* **EXERCISE**
Each entry is to be restated word for word, with nothing omitted.

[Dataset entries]
══════════

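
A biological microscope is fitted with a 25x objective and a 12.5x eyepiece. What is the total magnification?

312.5

The overall magnification of a compound microscope is the product of the objective and eyepiece magnifications:
M = M_obj x M_eye = 25 x 12.5 = 312.5.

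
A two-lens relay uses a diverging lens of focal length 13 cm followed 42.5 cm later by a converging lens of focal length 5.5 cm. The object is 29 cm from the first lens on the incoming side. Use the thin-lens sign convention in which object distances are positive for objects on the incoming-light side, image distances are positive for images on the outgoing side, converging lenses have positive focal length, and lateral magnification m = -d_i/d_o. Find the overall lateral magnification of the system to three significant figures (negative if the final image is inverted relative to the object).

Lens 1: 1/d_i1 = 1/f_1 - 1/d_o1 = 1/(-13) - 1/29 = -0.11141 cm^-1, so d_i1 = -8.976 cm.
m_1 = -(-8.976)/29 = 0.3095.
With d_i1 < 0 the first image is virtual and lies on the object side; the object distance for lens 2 is d_o2 = 42.5 - (-8.976) = 51.476 cm.
Lens 2: 1/d_i2 = 1/f_2 - 1/d_o2 = 1/5.5 - 1/(51.476) = 0.16239 cm^-1, so d_i2 = 6.158 cm.
m_2 = -(6.158)/(51.476) = -0.1196.
Total m = m_1 x m_2 = (0.3095)(-0.1196) = -0.0370.

-0.0370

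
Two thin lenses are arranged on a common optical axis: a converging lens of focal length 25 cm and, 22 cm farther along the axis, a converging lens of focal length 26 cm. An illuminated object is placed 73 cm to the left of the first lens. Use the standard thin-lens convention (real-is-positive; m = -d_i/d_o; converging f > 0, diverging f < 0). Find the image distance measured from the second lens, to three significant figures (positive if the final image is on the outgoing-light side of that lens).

First lens: d_i1 = 1/(1/25 - 1/73) = 38.021 cm.
Since 38.021 cm > 22 cm, the first image lies past the second lens and serves as a virtual object: d_o2 = L - d_i1 = -16.021 cm.
Second lens: d_i2 = 1/(1/26 - 1/(-16.021)) = 9.913 cm.

9.91 cm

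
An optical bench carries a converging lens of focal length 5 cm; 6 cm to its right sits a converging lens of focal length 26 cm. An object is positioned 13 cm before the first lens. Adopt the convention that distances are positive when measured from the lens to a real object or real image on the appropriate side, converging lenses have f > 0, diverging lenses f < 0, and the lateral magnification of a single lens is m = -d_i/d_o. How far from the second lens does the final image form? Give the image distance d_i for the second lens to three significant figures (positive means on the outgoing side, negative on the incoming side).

1.96 cm

Lens 1: 1/d_i1 = 1/f_1 - 1/d_o1 = 1/5 - 1/13 = 0.12308 cm^-1, so d_i1 = 8.125 cm.
This image would form 8.125 cm past lens 1, i.e. 2.125 cm beyond lens 2, so it is a virtual object for lens 2: d_o2 = 6 - 8.125 = -2.125 cm.
Lens 2: 1/d_i2 = 1/f_2 - 1/d_o2 = 1/26 - 1/(-2.125) = 0.50905 cm^-1, so d_i2 = 1.964 cm.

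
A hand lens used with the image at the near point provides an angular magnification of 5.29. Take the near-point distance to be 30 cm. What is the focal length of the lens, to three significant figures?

6.99 cm

For the image at the near point, M = 1 + D/f.
f = D/(M - 1) = 30/(5.29 - 1) = 6.993 cm.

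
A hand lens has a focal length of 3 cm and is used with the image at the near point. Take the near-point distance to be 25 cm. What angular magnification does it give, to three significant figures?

9.33

M = 1 + D/f = 1 + 25/3 = 9.333.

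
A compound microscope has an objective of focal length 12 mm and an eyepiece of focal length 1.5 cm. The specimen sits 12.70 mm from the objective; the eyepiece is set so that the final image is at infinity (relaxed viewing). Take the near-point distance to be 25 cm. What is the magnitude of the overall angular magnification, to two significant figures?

Convert to cm: f_obj = 12 mm = 1.2 cm; d_o = 12.70 mm = 1.27 cm.
Objective: 1/d_i = 1/f_obj - 1/d_o = 1/1.2 - 1/1.27 = 0.04593 cm^-1, so d_i = 21.771 cm.
m_obj = -d_i/d_o = -21.771/1.27 = -17.143.
Eyepiece angular magnification (image at infinity): M_eye = D/f_e = 25/1.5 = 16.667.
Overall M = m_obj x M_eye = (-17.143)(16.667) = -285.71.
|M| = 285.71.

290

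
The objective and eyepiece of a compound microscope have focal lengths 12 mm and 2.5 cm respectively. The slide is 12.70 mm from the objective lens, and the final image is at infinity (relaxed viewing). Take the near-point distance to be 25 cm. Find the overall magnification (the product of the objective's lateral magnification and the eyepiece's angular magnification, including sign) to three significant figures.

Convert to cm: f_obj = 12 mm = 1.2 cm; d_o = 12.70 mm = 1.27 cm.
Objective: 1/d_i = 1/f_obj - 1/d_o = 1/1.2 - 1/1.27 = 0.04593 cm^-1, so d_i = 21.771 cm.
m_obj = -d_i/d_o = -21.771/1.27 = -17.143.
Eyepiece angular magnification (image at infinity): M_eye = D/f_e = 25/2.5 = 10.000.
Overall M = m_obj x M_eye = (-17.143)(10.000) = -171.43.

-171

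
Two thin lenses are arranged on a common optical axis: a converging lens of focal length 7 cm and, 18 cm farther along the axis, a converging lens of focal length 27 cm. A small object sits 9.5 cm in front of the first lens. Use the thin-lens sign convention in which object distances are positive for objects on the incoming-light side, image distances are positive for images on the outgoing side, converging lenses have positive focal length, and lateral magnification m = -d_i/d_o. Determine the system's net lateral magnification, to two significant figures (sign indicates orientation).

-2.1

First lens: d_i1 = 1/(1/7 - 1/9.5) = 26.600 cm.
m_1 = -(26.600)/9.5 = -2.8000.
This image would form 26.600 cm past lens 1, i.e. 8.600 cm beyond lens 2, so it is a virtual object for lens 2: d_o2 = 18 - 26.600 = -8.600 cm.
Second lens: d_i2 = 1/(1/27 - 1/(-8.600)) = 6.522 cm.
m_2 = -(6.522)/(-8.600) = 0.7584.
Total m = m_1 x m_2 = (-2.8000)(0.7584) = -2.1236.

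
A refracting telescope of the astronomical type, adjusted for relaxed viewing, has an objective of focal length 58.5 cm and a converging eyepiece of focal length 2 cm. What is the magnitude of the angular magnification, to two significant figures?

29

|M| = f_obj/|f_eye| = 58.5/2 = 29.250.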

══════════

* **ANSWER FOR THIS EXERCISE**
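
A biological microscope is fitted with a 25x objective and a 12.5x eyepiece. What is the total magnification?

312.5

The overall magnification of a compound microscope is the product of the objective and eyepiece magnifications:
M = M_obj x M_eye = 25 x 12.5 = 312.5.

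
A two-lens relay uses a diverging lens of focal length 13 cm followed 42.5 cm later by a converging lens of focal length 5.5 cm. The object is 29 cm from the first lens on the incoming side. Use the thin-lens sign convention in which object distances are positive for objects on the incoming-light side, image distances are positive for images on the outgoing side, converging lenses have positive focal length, and lateral magnification m = -d_i/d_o. Find the overall lateral magnification of the system to three significant figures (negative if the final image is inverted relative to the object).

Lens 1: 1/d_i1 = 1/f_1 - 1/d_o1 = 1/(-13) - 1/29 = -0.11141 cm^-1, so d_i1 = -8.976 cm.
m_1 = -(-8.976)/29 = 0.3095.
With d_i1 < 0 the first image is virtual and lies on the object side; the object distance for lens 2 is d_o2 = 42.5 - (-8.976) = 51.476 cm.
Lens 2: 1/d_i2 = 1/f_2 - 1/d_o2 = 1/5.5 - 1/(51.476) = 0.16239 cm^-1, so d_i2 = 6.158 cm.
m_2 = -(6.158)/(51.476) = -0.1196.
Total m = m_1 x m_2 = (0.3095)(-0.1196) = -0.0370.

-0.0370

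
Two thin lenses are arranged on a common optical axis: a converging lens of focal length 25 cm and, 22 cm farther along the axis, a converging lens of focal length 26 cm. An illuminated object is placed 73 cm to the left of the first lens. Use the standard thin-lens convention (real-is-positive; m = -d_i/d_o; converging f > 0, diverging f < 0). Find the image distance measured from the second lens, to three significant figures (positive if the final image is on the outgoing-light side of that lens).

First lens: d_i1 = 1/(1/25 - 1/73) = 38.021 cm.
Since 38.021 cm > 22 cm, the first image lies past the second lens and serves as a virtual object: d_o2 = L - d_i1 = -16.021 cm.
Second lens: d_i2 = 1/(1/26 - 1/(-16.021)) = 9.913 cm.

9.91 cm

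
An optical bench carries a converging lens of focal length 5 cm; 6 cm to its right sits a converging lens of focal length 26 cm. An object is positioned 13 cm before the first lens. Adopt the convention that distances are positive when measured from the lens to a real object or real image on the appropriate side, converging lenses have f > 0, diverging lenses f < 0, and the lateral magnification of a single lens is m = -d_i/d_o. How far from the second lens does the final image form? Give the image distance d_i for the second lens to three significant figures (positive means on the outgoing side, negative on the incoming side).

1.96 cm

Lens 1: 1/d_i1 = 1/f_1 - 1/d_o1 = 1/5 - 1/13 = 0.12308 cm^-1, so d_i1 = 8.125 cm.
This image would form 8.125 cm past lens 1, i.e. 2.125 cm beyond lens 2, so it is a virtual object for lens 2: d_o2 = 6 - 8.125 = -2.125 cm.
Lens 2: 1/d_i2 = 1/f_2 - 1/d_o2 = 1/26 - 1/(-2.125) = 0.50905 cm^-1, so d_i2 = 1.964 cm.

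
A hand lens used with the image at the near point provides an angular magnification of 5.29. Take the near-point distance to be 30 cm. What is the focal length of the lens, to three significant figures?

6.99 cm

For the image at the near point, M = 1 + D/f.
f = D/(M - 1) = 30/(5.29 - 1) = 6.993 cm.

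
A hand lens has a focal length of 3 cm and is used with the image at the near point. Take the near-point distance to be 25 cm. What angular magnification does it give, to three significant figures?

9.33

M = 1 + D/f = 1 + 25/3 = 9.333.

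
A compound microscope has an objective of focal length 12 mm and an eyepiece of focal length 1.5 cm. The specimen sits 12.70 mm from the objective; the eyepiece is set so that the final image is at infinity (relaxed viewing). Take the near-point distance to be 25 cm. What is the magnitude of the overall angular magnification, to two significant figures?

Convert to cm: f_obj = 12 mm = 1.2 cm; d_o = 12.70 mm = 1.27 cm.
Objective: 1/d_i = 1/f_obj - 1/d_o = 1/1.2 - 1/1.27 = 0.04593 cm^-1, so d_i = 21.771 cm.
m_obj = -d_i/d_o = -21.771/1.27 = -17.143.
Eyepiece angular magnification (image at infinity): M_eye = D/f_e = 25/1.5 = 16.667.
Overall M = m_obj x M_eye = (-17.143)(16.667) = -285.71.
|M| = 285.71.

290

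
The objective and eyepiece of a compound microscope have focal lengths 12 mm and 2.5 cm respectively. The slide is 12.70 mm from the objective lens, and the final image is at infinity (relaxed viewing). Take the near-point distance to be 25 cm. Find the overall magnification (the product of the objective's lateral magnification and the eyepiece's angular magnification, including sign) to three significant figures.

Convert to cm: f_obj = 12 mm = 1.2 cm; d_o = 12.70 mm = 1.27 cm.
Objective: 1/d_i = 1/f_obj - 1/d_o = 1/1.2 - 1/1.27 = 0.04593 cm^-1, so d_i = 21.771 cm.
m_obj = -d_i/d_o = -21.771/1.27 = -17.143.
Eyepiece angular magnification (image at infinity): M_eye = D/f_e = 25/2.5 = 10.000.
Overall M = m_obj x M_eye = (-17.143)(10.000) = -171.43.

-171

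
Two thin lenses are arranged on a common optical axis: a converging lens of focal length 7 cm and, 18 cm farther along the axis, a converging lens of focal length 27 cm. A small object sits 9.5 cm in front of the first lens. Use the thin-lens sign convention in which object distances are positive for objects on the incoming-light side, image distances are positive for images on the outgoing side, converging lenses have positive focal length, and lateral magnification m = -d_i/d_o. Determine the system's net lateral magnification, to two significant figures (sign indicates orientation).

-2.1

First lens: d_i1 = 1/(1/7 - 1/9.5) = 26.600 cm.
m_1 = -(26.600)/9.5 = -2.8000.
This image would form 26.600 cm past lens 1, i.e. 8.600 cm beyond lens 2, so it is a virtual object for lens 2: d_o2 = 18 - 26.600 = -8.600 cm.
Second lens: d_i2 = 1/(1/27 - 1/(-8.600)) = 6.522 cm.
m_2 = -(6.522)/(-8.600) = 0.7584.
Total m = m_1 x m_2 = (-2.8000)(0.7584) = -2.1236.

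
A refracting telescope of the astronomical type, adjusted for relaxed viewing, has an objective of focal length 58.5 cm and a converging eyepiece of focal length 2 cm. What is the magnitude of the angular magnification, to two significant figures?

29

|M| = f_obj/|f_eye| = 58.5/2 = 29.250.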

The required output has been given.